### What the task asks:
The lines from the top of the records below through the one containing "Read bare integers" are to be transcribed exactly, and nothing else is to be added.

### Task data:
───
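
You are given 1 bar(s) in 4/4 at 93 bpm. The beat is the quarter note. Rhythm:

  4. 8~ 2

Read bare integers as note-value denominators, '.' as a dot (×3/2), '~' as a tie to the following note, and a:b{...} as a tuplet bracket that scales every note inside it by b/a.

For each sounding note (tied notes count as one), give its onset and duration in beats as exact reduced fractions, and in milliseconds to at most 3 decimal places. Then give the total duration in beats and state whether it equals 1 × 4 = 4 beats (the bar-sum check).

1) 0.0ms=0b +967.742ms=3/2b
2) 967.742ms=3/2b +1612.903ms=5/2b
Σ=4b of 4 (93bpm 4/4) — PASS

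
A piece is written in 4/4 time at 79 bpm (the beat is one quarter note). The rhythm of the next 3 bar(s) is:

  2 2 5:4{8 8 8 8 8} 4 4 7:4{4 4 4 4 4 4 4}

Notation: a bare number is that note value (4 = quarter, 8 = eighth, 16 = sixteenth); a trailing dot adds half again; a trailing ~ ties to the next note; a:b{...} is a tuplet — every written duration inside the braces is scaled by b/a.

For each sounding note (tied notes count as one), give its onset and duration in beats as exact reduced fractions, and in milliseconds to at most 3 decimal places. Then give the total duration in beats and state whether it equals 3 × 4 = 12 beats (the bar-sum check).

1) 0.0ms=0b +1518.987ms=2b
2) 1518.987ms=2b +1518.987ms=2b
3) 3037.975ms=4b +303.797ms=2/5b
4) 3341.772ms=22/5b +303.797ms=2/5b
5) 3645.57ms=24/5b +303.797ms=2/5b
6) 3949.367ms=26/5b +303.797ms=2/5b
7) 4253.165ms=28/5b +303.797ms=2/5b
8) 4556.962ms=6b +759.494ms=1b
9) 5316.456ms=7b +759.494ms=1b
10) 6075.949ms=8b +433.996ms=4/7b
11) 6509.946ms=60/7b +433.996ms=4/7b
12) 6943.942ms=64/7b +433.996ms=4/7b
13) 7377.939ms=68/7b +433.996ms=4/7b
14) 7811.935ms=72/7b +433.996ms=4/7b
15) 8245.931ms=76/7b +433.996ms=4/7b
16) 8679.928ms=80/7b +433.996ms=4/7b
Σ=12b of 12 (79bpm 4/4) — PASS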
───
### Answer area:
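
You are given 1 bar(s) in 4/4 at 93 bpm. The beat is the quarter note. Rhythm:

  4. 8~ 2

Read bare integers as note-value denominators, '.' as a dot (×3/2), '~' as a tie to the following note, and a:b{...} as a tuplet bracket that scales every note inside it by b/a.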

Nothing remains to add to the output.